Directions:
Give only the number of lines in the records that include "What".

-- Opening Marker --

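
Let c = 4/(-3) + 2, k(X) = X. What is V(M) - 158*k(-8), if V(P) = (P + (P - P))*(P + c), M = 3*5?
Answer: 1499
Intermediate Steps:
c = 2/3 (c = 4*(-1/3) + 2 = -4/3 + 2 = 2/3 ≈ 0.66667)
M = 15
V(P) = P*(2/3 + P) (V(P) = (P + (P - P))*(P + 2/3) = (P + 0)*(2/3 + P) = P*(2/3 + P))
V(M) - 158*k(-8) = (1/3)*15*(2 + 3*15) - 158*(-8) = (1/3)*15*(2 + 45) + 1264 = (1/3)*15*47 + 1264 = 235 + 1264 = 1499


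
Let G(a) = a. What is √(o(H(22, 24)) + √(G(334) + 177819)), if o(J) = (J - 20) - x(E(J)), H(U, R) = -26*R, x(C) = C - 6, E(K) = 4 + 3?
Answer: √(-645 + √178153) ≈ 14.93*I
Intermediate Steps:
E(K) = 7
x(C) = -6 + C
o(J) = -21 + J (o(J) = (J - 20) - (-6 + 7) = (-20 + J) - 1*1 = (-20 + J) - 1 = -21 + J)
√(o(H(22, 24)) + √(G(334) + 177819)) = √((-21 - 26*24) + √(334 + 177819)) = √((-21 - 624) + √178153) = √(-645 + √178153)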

-- Closing Marker --

Solution to this problem:
2